- **Assigned task**
Work out how many lines of the listing hold the string "entry", then answer with that number and nothing else.

- **The records**

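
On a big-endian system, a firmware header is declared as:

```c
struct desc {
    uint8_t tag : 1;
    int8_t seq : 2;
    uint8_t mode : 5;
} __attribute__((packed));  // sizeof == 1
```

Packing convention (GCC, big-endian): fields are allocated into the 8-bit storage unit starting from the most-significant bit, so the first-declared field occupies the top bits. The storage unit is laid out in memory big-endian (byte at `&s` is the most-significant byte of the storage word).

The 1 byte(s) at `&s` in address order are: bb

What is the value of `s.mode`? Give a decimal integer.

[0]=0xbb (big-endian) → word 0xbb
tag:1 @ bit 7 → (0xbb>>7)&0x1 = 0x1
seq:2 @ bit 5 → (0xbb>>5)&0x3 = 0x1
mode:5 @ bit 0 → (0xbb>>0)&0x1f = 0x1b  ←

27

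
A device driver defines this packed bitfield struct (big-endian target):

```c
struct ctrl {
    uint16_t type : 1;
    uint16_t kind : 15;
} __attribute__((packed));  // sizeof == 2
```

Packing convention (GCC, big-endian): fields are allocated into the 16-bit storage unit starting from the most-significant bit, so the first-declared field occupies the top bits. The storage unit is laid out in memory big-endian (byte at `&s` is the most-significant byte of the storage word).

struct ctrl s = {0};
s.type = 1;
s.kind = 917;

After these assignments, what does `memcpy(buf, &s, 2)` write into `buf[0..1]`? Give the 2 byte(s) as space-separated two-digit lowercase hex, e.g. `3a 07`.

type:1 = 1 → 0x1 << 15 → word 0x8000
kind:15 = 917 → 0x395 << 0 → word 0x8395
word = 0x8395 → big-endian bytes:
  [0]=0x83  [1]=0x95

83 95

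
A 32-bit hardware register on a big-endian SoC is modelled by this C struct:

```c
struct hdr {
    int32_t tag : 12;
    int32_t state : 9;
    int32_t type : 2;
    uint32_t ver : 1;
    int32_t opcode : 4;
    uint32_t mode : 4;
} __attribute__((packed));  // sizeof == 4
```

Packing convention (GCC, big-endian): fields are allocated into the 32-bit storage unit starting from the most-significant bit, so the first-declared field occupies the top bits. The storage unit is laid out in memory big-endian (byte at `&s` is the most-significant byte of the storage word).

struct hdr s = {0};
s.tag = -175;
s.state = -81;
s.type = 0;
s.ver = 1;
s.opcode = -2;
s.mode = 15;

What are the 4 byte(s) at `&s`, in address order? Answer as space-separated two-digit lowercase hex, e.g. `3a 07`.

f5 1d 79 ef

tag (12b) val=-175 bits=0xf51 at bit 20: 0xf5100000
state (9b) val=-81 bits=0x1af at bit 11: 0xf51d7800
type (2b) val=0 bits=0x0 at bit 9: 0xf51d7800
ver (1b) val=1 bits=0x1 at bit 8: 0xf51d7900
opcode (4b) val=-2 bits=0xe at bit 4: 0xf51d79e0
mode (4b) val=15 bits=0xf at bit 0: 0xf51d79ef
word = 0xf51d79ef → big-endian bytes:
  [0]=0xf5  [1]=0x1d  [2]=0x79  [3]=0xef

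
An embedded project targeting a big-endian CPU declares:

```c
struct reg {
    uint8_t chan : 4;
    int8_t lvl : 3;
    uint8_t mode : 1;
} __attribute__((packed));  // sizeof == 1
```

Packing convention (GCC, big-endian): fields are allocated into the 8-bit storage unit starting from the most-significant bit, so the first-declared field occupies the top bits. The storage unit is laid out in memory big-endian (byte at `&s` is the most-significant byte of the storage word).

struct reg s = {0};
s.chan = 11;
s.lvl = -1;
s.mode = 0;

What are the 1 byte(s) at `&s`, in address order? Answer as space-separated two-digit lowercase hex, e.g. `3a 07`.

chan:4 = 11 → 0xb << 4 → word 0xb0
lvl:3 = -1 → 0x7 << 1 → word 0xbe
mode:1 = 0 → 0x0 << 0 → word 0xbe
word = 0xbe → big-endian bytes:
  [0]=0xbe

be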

---

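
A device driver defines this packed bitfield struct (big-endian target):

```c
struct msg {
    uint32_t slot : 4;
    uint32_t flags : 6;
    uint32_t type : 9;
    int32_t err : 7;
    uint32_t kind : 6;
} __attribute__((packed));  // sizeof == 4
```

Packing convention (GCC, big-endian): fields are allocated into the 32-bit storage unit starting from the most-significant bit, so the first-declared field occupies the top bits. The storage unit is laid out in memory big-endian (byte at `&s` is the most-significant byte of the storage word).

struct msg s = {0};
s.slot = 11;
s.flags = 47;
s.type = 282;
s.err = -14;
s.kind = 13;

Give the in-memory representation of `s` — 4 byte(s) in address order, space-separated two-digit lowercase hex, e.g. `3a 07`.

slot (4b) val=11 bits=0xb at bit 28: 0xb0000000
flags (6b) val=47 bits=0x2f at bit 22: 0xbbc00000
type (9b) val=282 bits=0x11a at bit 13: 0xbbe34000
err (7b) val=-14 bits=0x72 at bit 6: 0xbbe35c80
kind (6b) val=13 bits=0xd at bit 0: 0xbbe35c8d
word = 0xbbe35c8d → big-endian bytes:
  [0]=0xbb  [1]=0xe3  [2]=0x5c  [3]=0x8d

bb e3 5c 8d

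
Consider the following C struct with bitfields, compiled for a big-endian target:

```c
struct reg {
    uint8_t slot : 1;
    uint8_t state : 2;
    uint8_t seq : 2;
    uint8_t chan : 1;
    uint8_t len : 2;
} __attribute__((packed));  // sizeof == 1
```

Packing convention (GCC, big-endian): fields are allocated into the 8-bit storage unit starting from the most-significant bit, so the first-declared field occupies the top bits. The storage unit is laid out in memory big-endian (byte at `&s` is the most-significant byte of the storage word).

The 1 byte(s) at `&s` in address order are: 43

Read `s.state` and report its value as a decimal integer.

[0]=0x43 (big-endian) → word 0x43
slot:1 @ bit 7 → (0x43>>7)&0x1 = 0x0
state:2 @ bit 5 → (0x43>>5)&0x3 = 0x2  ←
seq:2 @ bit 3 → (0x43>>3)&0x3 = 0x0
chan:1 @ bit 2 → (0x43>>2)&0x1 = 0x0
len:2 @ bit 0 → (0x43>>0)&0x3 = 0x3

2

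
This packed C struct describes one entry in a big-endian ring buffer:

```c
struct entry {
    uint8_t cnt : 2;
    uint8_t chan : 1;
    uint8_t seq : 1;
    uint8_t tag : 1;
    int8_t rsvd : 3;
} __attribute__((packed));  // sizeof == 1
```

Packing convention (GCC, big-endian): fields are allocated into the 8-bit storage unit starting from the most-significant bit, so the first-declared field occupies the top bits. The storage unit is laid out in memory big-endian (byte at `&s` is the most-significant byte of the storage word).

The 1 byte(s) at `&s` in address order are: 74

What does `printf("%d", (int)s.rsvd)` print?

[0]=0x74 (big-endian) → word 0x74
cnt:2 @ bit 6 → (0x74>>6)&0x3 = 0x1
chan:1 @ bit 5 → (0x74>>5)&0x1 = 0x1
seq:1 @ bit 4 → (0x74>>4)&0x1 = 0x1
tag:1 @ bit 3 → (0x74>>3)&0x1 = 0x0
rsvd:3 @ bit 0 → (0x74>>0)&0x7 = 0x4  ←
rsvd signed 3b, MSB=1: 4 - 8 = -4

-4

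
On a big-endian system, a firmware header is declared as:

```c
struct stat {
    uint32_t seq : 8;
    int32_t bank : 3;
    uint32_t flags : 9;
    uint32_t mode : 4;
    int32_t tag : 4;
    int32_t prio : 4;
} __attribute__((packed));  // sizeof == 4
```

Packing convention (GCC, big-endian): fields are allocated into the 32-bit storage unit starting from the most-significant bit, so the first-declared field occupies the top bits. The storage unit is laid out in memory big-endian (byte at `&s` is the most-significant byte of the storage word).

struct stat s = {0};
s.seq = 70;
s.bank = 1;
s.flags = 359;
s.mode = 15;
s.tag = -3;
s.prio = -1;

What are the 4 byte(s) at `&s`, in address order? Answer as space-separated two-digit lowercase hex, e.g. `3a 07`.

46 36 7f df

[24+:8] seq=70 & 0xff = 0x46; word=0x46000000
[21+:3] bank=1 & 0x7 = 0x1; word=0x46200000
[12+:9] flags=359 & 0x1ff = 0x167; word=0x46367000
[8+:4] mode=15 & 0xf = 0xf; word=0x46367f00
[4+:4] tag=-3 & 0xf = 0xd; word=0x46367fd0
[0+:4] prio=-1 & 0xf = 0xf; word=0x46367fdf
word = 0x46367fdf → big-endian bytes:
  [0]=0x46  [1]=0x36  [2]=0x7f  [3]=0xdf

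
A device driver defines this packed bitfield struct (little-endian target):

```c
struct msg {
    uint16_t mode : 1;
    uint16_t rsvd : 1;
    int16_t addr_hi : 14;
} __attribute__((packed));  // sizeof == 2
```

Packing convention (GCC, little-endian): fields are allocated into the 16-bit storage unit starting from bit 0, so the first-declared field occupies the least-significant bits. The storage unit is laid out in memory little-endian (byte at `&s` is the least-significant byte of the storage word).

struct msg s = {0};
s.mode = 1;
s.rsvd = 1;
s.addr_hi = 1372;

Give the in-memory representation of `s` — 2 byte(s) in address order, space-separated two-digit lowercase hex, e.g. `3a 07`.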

- **Answer box**
2